> _Task item_
Every line of the material must be set down again without alteration.

> _Records supplied_
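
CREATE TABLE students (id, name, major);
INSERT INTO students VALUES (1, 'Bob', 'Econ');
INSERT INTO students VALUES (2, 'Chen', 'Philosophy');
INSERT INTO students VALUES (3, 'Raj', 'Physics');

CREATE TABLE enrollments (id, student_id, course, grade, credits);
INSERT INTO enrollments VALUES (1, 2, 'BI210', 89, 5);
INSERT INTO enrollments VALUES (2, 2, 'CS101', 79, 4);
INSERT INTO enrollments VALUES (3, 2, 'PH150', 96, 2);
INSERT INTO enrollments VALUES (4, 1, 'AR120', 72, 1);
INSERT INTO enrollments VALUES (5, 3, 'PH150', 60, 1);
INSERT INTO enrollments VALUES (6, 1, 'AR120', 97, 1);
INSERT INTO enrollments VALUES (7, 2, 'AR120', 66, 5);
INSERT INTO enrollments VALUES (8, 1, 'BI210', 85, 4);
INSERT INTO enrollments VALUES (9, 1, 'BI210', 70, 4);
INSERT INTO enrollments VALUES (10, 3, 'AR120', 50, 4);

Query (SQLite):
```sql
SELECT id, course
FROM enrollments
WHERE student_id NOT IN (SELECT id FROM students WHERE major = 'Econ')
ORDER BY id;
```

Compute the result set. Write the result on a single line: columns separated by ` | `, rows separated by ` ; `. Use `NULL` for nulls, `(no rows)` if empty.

1 | BI210 ; 2 | CS101 ; 3 | PH150 ; 5 | PH150 ; 7 | AR120 ; 10 | AR120

Inner query: students.id where major = 'Econ'.
Outer: keep enrollments rows whose student_id is not in that set.
Inner query → {1}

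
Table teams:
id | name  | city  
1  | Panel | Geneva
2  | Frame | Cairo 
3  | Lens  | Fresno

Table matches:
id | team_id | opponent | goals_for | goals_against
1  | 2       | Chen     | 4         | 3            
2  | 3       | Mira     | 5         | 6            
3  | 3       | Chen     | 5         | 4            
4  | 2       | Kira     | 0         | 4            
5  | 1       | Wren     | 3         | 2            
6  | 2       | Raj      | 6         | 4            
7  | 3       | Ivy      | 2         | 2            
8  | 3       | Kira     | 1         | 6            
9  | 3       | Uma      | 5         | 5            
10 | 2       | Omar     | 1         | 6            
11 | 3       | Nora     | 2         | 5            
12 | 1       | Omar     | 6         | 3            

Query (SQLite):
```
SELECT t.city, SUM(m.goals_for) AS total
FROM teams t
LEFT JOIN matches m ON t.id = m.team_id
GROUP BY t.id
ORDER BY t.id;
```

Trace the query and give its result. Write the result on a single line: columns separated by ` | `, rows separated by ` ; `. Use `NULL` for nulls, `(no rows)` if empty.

Geneva | 9 ; Cairo | 11 ; Fresno | 20

LEFT JOIN keeps every teams row; unmatched ones get NULL for matches columns.
Group by teams.id and compute SUM(m.goals_for). SUM over an all-NULL group is NULL.
  1: ids {5, 12} → SUM(m.goals_for)=9
  2: ids {1, 4, 6, 10} → SUM(m.goals_for)=11
  3: ids {2, 3, 7, 8, 9, 11} → SUM(m.goals_for)=20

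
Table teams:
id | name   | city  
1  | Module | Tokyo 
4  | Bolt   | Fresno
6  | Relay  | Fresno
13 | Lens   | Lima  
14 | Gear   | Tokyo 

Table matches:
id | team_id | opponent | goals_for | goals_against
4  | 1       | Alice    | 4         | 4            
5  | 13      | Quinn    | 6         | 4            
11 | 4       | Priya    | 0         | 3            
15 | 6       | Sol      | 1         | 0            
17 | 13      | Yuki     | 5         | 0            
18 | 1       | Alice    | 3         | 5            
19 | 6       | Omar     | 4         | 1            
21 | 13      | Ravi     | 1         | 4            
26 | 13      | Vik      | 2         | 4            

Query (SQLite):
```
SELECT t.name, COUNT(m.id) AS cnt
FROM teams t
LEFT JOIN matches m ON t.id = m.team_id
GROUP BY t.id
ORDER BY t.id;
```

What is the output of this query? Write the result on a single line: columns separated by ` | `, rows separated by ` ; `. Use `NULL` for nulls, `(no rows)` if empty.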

> _Output of the exercise_
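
CREATE TABLE students (id, name, major);
INSERT INTO students VALUES (1, 'Bob', 'Econ');
INSERT INTO students VALUES (2, 'Chen', 'Philosophy');
INSERT INTO students VALUES (3, 'Raj', 'Physics');

CREATE TABLE enrollments (id, student_id, course, grade, credits);
INSERT INTO enrollments VALUES (1, 2, 'BI210', 89, 5);
INSERT INTO enrollments VALUES (2, 2, 'CS101', 79, 4);
INSERT INTO enrollments VALUES (3, 2, 'PH150', 96, 2);
INSERT INTO enrollments VALUES (4, 1, 'AR120', 72, 1);
INSERT INTO enrollments VALUES (5, 3, 'PH150', 60, 1);
INSERT INTO enrollments VALUES (6, 1, 'AR120', 97, 1);
INSERT INTO enrollments VALUES (7, 2, 'AR120', 66, 5);
INSERT INTO enrollments VALUES (8, 1, 'BI210', 85, 4);
INSERT INTO enrollments VALUES (9, 1, 'BI210', 70, 4);
INSERT INTO enrollments VALUES (10, 3, 'AR120', 50, 4);

Query (SQLite):
```sql
SELECT id, course
FROM enrollments
WHERE student_id NOT IN (SELECT id FROM students WHERE major = 'Econ')
ORDER BY id;
```

Compute the result set. Write the result on a single line: columns separated by ` | `, rows separated by ` ; `. Use `NULL` for nulls, `(no rows)` if empty.

1 | BI210 ; 2 | CS101 ; 3 | PH150 ; 5 | PH150 ; 7 | AR120 ; 10 | AR120

Inner query: students.id where major = 'Econ'.
Outer: keep enrollments rows whose student_id is not in that set.
Inner query → {1}

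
Table teams:
id | name  | city  
1  | Panel | Geneva
2  | Frame | Cairo 
3  | Lens  | Fresno

Table matches:
id | team_id | opponent | goals_for | goals_against
1  | 2       | Chen     | 4         | 3            
2  | 3       | Mira     | 5         | 6            
3  | 3       | Chen     | 5         | 4            
4  | 2       | Kira     | 0         | 4            
5  | 1       | Wren     | 3         | 2            
6  | 2       | Raj      | 6         | 4            
7  | 3       | Ivy      | 2         | 2            
8  | 3       | Kira     | 1         | 6            
9  | 3       | Uma      | 5         | 5            
10 | 2       | Omar     | 1         | 6            
11 | 3       | Nora     | 2         | 5            
12 | 1       | Omar     | 6         | 3            

Query (SQLite):
```
SELECT t.city, SUM(m.goals_for) AS total
FROM teams t
LEFT JOIN matches m ON t.id = m.team_id
GROUP BY t.id
ORDER BY t.id;
```

Trace the query and give its result. Write the result on a single line: columns separated by ` | `, rows separated by ` ; `. Use `NULL` for nulls, `(no rows)` if empty.

Geneva | 9 ; Cairo | 11 ; Fresno | 20

LEFT JOIN keeps every teams row; unmatched ones get NULL for matches columns.
Group by teams.id and compute SUM(m.goals_for). SUM over an all-NULL group is NULL.
  1: ids {5, 12} → SUM(m.goals_for)=9
  2: ids {1, 4, 6, 10} → SUM(m.goals_for)=11
  3: ids {2, 3, 7, 8, 9, 11} → SUM(m.goals_for)=20

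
Table teams:
id | name   | city  
1  | Module | Tokyo 
4  | Bolt   | Fresno
6  | Relay  | Fresno
13 | Lens   | Lima  
14 | Gear   | Tokyo 

Table matches:
id | team_id | opponent | goals_for | goals_against
4  | 1       | Alice    | 4         | 4            
5  | 13      | Quinn    | 6         | 4            
11 | 4       | Priya    | 0         | 3            
15 | 6       | Sol      | 1         | 0            
17 | 13      | Yuki     | 5         | 0            
18 | 1       | Alice    | 3         | 5            
19 | 6       | Omar     | 4         | 1            
21 | 13      | Ravi     | 1         | 4            
26 | 13      | Vik      | 2         | 4            

Query (SQLite):
```
SELECT t.name, COUNT(m.id) AS cnt
FROM teams t
LEFT JOIN matches m ON t.id = m.team_id
GROUP BY t.id
ORDER BY t.id;
```

What is the output of this query? Write the result on a single line: columns separated by ` | `, rows separated by ` ; `. Use `NULL` for nulls, `(no rows)` if empty.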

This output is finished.